Problem description
Hand back each record exactly as you find it.

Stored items
════════════════════
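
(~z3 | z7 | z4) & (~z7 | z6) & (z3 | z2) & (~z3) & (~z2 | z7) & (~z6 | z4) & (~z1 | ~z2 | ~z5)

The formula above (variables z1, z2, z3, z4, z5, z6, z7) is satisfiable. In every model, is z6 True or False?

True

Suppose z6 = 0.
The clause (~z7) is unit, so z7 = 0.
The clause (~z3) is unit, so z3 = 0.
The clause (z2) is unit, so z2 = 1.
Now (~z2) is unsatisfied and unit — conflict.
So every satisfying assignment has z6 = True.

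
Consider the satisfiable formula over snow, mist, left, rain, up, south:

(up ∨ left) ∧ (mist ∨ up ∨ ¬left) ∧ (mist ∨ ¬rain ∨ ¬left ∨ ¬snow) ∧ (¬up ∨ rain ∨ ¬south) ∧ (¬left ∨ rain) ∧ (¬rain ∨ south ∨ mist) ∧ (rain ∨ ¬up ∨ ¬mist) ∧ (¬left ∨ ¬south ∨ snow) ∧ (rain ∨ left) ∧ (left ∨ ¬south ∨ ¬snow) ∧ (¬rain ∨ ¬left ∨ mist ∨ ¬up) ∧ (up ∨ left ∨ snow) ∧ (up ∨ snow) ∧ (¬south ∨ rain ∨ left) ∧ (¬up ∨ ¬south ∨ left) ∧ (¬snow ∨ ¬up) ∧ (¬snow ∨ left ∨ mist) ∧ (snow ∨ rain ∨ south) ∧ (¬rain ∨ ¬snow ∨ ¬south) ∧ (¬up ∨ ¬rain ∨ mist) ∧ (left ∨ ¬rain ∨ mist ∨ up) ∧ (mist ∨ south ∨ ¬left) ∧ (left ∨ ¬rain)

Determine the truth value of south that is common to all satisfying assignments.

Suppose south = True.
Branch on up: set up = True.
The clause (rain) is unit, so rain = True.
The clause (left) is unit, so left = True.
The clause (snow) is unit, so snow = True.
Now (¬snow) is unsatisfied and unit — conflict.
That branch fails; take up = False instead.
The clause (left) is unit, so left = True.
The clause (mist) is unit, so mist = True.
The clause (rain) is unit, so rain = True.
The clause (snow) is unit, so snow = True.
Now (¬snow) is unsatisfied and unit — conflict.
Either choice for up ends in contradiction.
So every satisfying assignment has south = False.

False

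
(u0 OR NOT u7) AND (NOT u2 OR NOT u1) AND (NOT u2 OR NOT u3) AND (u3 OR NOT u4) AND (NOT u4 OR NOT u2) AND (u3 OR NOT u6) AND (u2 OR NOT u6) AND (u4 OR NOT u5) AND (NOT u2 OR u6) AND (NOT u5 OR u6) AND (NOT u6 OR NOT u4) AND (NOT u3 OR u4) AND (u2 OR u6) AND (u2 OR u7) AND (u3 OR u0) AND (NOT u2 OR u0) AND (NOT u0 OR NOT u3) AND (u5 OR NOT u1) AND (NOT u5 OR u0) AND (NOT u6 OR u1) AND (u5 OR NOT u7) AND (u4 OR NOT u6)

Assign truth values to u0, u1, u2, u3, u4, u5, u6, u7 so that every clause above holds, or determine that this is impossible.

Branch on u0: set u0 = true.
The clause (NOT u3) is unit, so u3 = false.
The clause (NOT u4) is unit, so u4 = false.
The clause (NOT u6) is unit, so u6 = false.
The clause (NOT u5) is unit, so u5 = false.
The clause (NOT u2) is unit, so u2 = false.
But (u2) is also a unit clause — contradiction.
So u0 must be the other value — set u0 = false.
The clause (NOT u7) is unit, so u7 = false.
The clause (u2) is unit, so u2 = true.
But (NOT u2) is also a unit clause — contradiction.
Neither u0 = true nor u0 = false works.

UNSATISFIABLE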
════════════════════
Problem solution
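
(~z3 | z7 | z4) & (~z7 | z6) & (z3 | z2) & (~z3) & (~z2 | z7) & (~z6 | z4) & (~z1 | ~z2 | ~z5)

The formula above (variables z1, z2, z3, z4, z5, z6, z7) is satisfiable. In every model, is z6 True or False?

True

Suppose z6 = 0.
The clause (~z7) is unit, so z7 = 0.
The clause (~z3) is unit, so z3 = 0.
The clause (z2) is unit, so z2 = 1.
Now (~z2) is unsatisfied and unit — conflict.
So every satisfying assignment has z6 = True.

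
Consider the satisfiable formula over snow, mist, left, rain, up, south:

(up ∨ left) ∧ (mist ∨ up ∨ ¬left) ∧ (mist ∨ ¬rain ∨ ¬left ∨ ¬snow) ∧ (¬up ∨ rain ∨ ¬south) ∧ (¬left ∨ rain) ∧ (¬rain ∨ south ∨ mist) ∧ (rain ∨ ¬up ∨ ¬mist) ∧ (¬left ∨ ¬south ∨ snow) ∧ (rain ∨ left) ∧ (left ∨ ¬south ∨ ¬snow) ∧ (¬rain ∨ ¬left ∨ mist ∨ ¬up) ∧ (up ∨ left ∨ snow) ∧ (up ∨ snow) ∧ (¬south ∨ rain ∨ left) ∧ (¬up ∨ ¬south ∨ left) ∧ (¬snow ∨ ¬up) ∧ (¬snow ∨ left ∨ mist) ∧ (snow ∨ rain ∨ south) ∧ (¬rain ∨ ¬snow ∨ ¬south) ∧ (¬up ∨ ¬rain ∨ mist) ∧ (left ∨ ¬rain ∨ mist ∨ up) ∧ (mist ∨ south ∨ ¬left) ∧ (left ∨ ¬rain)

Determine the truth value of south that is common to all satisfying assignments.

Suppose south = True.
Branch on up: set up = True.
The clause (rain) is unit, so rain = True.
The clause (left) is unit, so left = True.
The clause (snow) is unit, so snow = True.
Now (¬snow) is unsatisfied and unit — conflict.
That branch fails; take up = False instead.
The clause (left) is unit, so left = True.
The clause (mist) is unit, so mist = True.
The clause (rain) is unit, so rain = True.
The clause (snow) is unit, so snow = True.
Now (¬snow) is unsatisfied and unit — conflict.
Either choice for up ends in contradiction.
So every satisfying assignment has south = False.

False

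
(u0 OR NOT u7) AND (NOT u2 OR NOT u1) AND (NOT u2 OR NOT u3) AND (u3 OR NOT u4) AND (NOT u4 OR NOT u2) AND (u3 OR NOT u6) AND (u2 OR NOT u6) AND (u4 OR NOT u5) AND (NOT u2 OR u6) AND (NOT u5 OR u6) AND (NOT u6 OR NOT u4) AND (NOT u3 OR u4) AND (u2 OR u6) AND (u2 OR u7) AND (u3 OR u0) AND (NOT u2 OR u0) AND (NOT u0 OR NOT u3) AND (u5 OR NOT u1) AND (NOT u5 OR u0) AND (NOT u6 OR u1) AND (u5 OR NOT u7) AND (u4 OR NOT u6)

Assign truth values to u0, u1, u2, u3, u4, u5, u6, u7 so that every clause above holds, or determine that this is impossible.

Branch on u0: set u0 = true.
The clause (NOT u3) is unit, so u3 = false.
The clause (NOT u4) is unit, so u4 = false.
The clause (NOT u6) is unit, so u6 = false.
The clause (NOT u5) is unit, so u5 = false.
The clause (NOT u2) is unit, so u2 = false.
But (u2) is also a unit clause — contradiction.
So u0 must be the other value — set u0 = false.
The clause (NOT u7) is unit, so u7 = false.
The clause (u2) is unit, so u2 = true.
But (NOT u2) is also a unit clause — contradiction.
Neither u0 = true nor u0 = false works.

UNSATISFIABLE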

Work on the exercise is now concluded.